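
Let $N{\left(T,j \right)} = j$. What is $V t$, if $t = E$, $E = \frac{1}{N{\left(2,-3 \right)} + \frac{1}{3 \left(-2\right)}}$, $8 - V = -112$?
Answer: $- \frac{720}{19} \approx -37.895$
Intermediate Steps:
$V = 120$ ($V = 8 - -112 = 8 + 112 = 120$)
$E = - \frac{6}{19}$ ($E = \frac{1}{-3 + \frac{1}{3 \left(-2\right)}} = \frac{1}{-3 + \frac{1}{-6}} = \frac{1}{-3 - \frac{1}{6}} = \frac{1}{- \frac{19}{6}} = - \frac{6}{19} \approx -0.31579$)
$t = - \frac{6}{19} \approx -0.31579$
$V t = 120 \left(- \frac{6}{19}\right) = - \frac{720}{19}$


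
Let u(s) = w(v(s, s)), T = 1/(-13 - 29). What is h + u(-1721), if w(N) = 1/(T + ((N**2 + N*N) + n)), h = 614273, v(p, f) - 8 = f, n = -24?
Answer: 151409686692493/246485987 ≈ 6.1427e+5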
--
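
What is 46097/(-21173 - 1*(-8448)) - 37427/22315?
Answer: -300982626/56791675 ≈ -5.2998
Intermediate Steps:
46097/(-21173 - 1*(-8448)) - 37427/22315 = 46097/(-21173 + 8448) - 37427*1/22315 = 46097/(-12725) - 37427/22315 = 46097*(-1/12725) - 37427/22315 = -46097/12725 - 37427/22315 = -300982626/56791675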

=== TASK TO CARRY OUT ===
Check each line of the listing above. Copy it if it holds the string "What".

=== RESPONSE AREA ===
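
Let $N{\left(T,j \right)} = j$. What is $V t$, if $t = E$, $E = \frac{1}{N{\left(2,-3 \right)} + \frac{1}{3 \left(-2\right)}}$, $8 - V = -112$?
Let u(s) = w(v(s, s)), T = 1/(-13 - 29). What is h + u(-1721), if w(N) = 1/(T + ((N**2 + N*N) + n)), h = 614273, v(p, f) - 8 = f, n = -24?
What is 46097/(-21173 - 1*(-8448)) - 37427/22315?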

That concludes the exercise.